Stored dataset items =
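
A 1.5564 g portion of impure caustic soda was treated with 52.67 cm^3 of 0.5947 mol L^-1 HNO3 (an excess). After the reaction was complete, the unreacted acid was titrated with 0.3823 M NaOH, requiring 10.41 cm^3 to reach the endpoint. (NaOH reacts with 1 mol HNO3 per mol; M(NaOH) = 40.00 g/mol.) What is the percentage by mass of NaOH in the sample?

Total n(HNO3) added = 0.5947 x 0.05267 = 0.03132 mol.
n(NaOH) used = 0.3823 x 0.01041 = 0.003980 mol, which equals the excess n(HNO3).
So n(HNO3) consumed by the sample = 0.03132 - 0.003980 = 0.02734 mol.
n(NaOH) = 0.02734 / 1 = 0.02734 mol.
mass NaOH = 0.02734 x 40.00 = 1.094 g, so %NaOH = 1.094/1.5564 x 100 = 70.3%.

70.3%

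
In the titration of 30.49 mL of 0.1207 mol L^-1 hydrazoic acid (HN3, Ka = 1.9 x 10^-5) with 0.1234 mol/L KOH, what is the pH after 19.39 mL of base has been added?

Initial n(HN3) = 0.1207 x 0.03049 = 0.003680 mol.
n(KOH) added = 0.1234 x 0.01939 = 0.002393 mol, converting that many moles of HN3 to N3-.
Remaining n(HN3) = 0.001287 mol; n(N3-) = 0.002393 mol.
By Henderson-Hasselbalch, pH = pKa + log([A^-]/[HA]) = 4.72 + log(0.002393/0.001287) = 4.72 + (+0.27) = 4.99.

4.99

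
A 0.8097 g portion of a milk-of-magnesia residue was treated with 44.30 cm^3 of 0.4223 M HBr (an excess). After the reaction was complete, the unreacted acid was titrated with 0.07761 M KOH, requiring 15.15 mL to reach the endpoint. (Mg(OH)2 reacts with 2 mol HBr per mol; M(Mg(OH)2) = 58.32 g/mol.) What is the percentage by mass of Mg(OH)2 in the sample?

63.1%

Total n(HBr) added = 0.4223 x 0.04430 = 0.01871 mol.
n(KOH) used = 0.07761 x 0.01515 = 0.001176 mol, which equals the excess n(HBr).
So n(HBr) consumed by the sample = 0.01871 - 0.001176 = 0.01753 mol.
n(Mg(OH)2) = 0.01753 / 2 = 0.008766 mol.
mass Mg(OH)2 = 0.008766 x 58.32 = 0.5112 g, so %Mg(OH)2 = 0.5112/0.8097 x 100 = 63.1%.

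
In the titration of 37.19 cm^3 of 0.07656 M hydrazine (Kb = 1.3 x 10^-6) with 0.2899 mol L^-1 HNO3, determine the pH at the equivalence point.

4.67

n(N2H4) = 0.07656 x 0.03719 = 0.002847 mol; V(HNO3) at equivalence = 0.002847/0.2899 = 0.009822 L.
At equivalence the base is fully converted to N2H5+; total volume = 0.04701 L, so [N2H5+] = 0.002847/0.04701 = 0.06057 M.
Ka(N2H5+) = Kw/Kb = 1.0e-14 / 1.3 x 10^-6 = 7.69e-9.
[H^+] = sqrt(Ka x [N2H5+]) = sqrt(7.69e-9 x 0.06057) = 2.16e-5 M.
pH = -log(2.16e-5) = 4.67.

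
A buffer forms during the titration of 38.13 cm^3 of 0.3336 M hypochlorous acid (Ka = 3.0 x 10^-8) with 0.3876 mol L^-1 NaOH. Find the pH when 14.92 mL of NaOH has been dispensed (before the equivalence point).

7.44

Initial n(HClO) = 0.3336 x 0.03813 = 0.01272 mol.
n(NaOH) added = 0.3876 x 0.01492 = 0.005783 mol, converting that many moles of HClO to ClO-.
Remaining n(HClO) = 0.006937 mol; n(ClO-) = 0.005783 mol.
By Henderson-Hasselbalch, pH = pKa + log([A^-]/[HA]) = 7.52 + log(0.005783/0.006937) = 7.52 + (-0.08) = 7.44.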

The task =
Your response should be an exact copy of all the records.

Answer section =
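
A 1.5564 g portion of impure caustic soda was treated with 52.67 cm^3 of 0.5947 mol L^-1 HNO3 (an excess). After the reaction was complete, the unreacted acid was titrated with 0.3823 M NaOH, requiring 10.41 cm^3 to reach the endpoint. (NaOH reacts with 1 mol HNO3 per mol; M(NaOH) = 40.00 g/mol.) What is the percentage by mass of NaOH in the sample?

Total n(HNO3) added = 0.5947 x 0.05267 = 0.03132 mol.
n(NaOH) used = 0.3823 x 0.01041 = 0.003980 mol, which equals the excess n(HNO3).
So n(HNO3) consumed by the sample = 0.03132 - 0.003980 = 0.02734 mol.
n(NaOH) = 0.02734 / 1 = 0.02734 mol.
mass NaOH = 0.02734 x 40.00 = 1.094 g, so %NaOH = 1.094/1.5564 x 100 = 70.3%.

70.3%

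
In the titration of 30.49 mL of 0.1207 mol L^-1 hydrazoic acid (HN3, Ka = 1.9 x 10^-5) with 0.1234 mol/L KOH, what is the pH after 19.39 mL of base has been added?

Initial n(HN3) = 0.1207 x 0.03049 = 0.003680 mol.
n(KOH) added = 0.1234 x 0.01939 = 0.002393 mol, converting that many moles of HN3 to N3-.
Remaining n(HN3) = 0.001287 mol; n(N3-) = 0.002393 mol.
By Henderson-Hasselbalch, pH = pKa + log([A^-]/[HA]) = 4.72 + log(0.002393/0.001287) = 4.72 + (+0.27) = 4.99.

4.99

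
A 0.8097 g portion of a milk-of-magnesia residue was treated with 44.30 cm^3 of 0.4223 M HBr (an excess). After the reaction was complete, the unreacted acid was titrated with 0.07761 M KOH, requiring 15.15 mL to reach the endpoint. (Mg(OH)2 reacts with 2 mol HBr per mol; M(Mg(OH)2) = 58.32 g/mol.) What is the percentage by mass of Mg(OH)2 in the sample?

63.1%

Total n(HBr) added = 0.4223 x 0.04430 = 0.01871 mol.
n(KOH) used = 0.07761 x 0.01515 = 0.001176 mol, which equals the excess n(HBr).
So n(HBr) consumed by the sample = 0.01871 - 0.001176 = 0.01753 mol.
n(Mg(OH)2) = 0.01753 / 2 = 0.008766 mol.
mass Mg(OH)2 = 0.008766 x 58.32 = 0.5112 g, so %Mg(OH)2 = 0.5112/0.8097 x 100 = 63.1%.

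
In the titration of 37.19 cm^3 of 0.07656 M hydrazine (Kb = 1.3 x 10^-6) with 0.2899 mol L^-1 HNO3, determine the pH at the equivalence point.

4.67

n(N2H4) = 0.07656 x 0.03719 = 0.002847 mol; V(HNO3) at equivalence = 0.002847/0.2899 = 0.009822 L.
At equivalence the base is fully converted to N2H5+; total volume = 0.04701 L, so [N2H5+] = 0.002847/0.04701 = 0.06057 M.
Ka(N2H5+) = Kw/Kb = 1.0e-14 / 1.3 x 10^-6 = 7.69e-9.
[H^+] = sqrt(Ka x [N2H5+]) = sqrt(7.69e-9 x 0.06057) = 2.16e-5 M.
pH = -log(2.16e-5) = 4.67.

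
A buffer forms during the titration of 38.13 cm^3 of 0.3336 M hypochlorous acid (Ka = 3.0 x 10^-8) with 0.3876 mol L^-1 NaOH. Find the pH when 14.92 mL of NaOH has been dispensed (before the equivalence point).

7.44

Initial n(HClO) = 0.3336 x 0.03813 = 0.01272 mol.
n(NaOH) added = 0.3876 x 0.01492 = 0.005783 mol, converting that many moles of HClO to ClO-.
Remaining n(HClO) = 0.006937 mol; n(ClO-) = 0.005783 mol.
By Henderson-Hasselbalch, pH = pKa + log([A^-]/[HA]) = 7.52 + log(0.005783/0.006937) = 7.52 + (-0.08) = 7.44.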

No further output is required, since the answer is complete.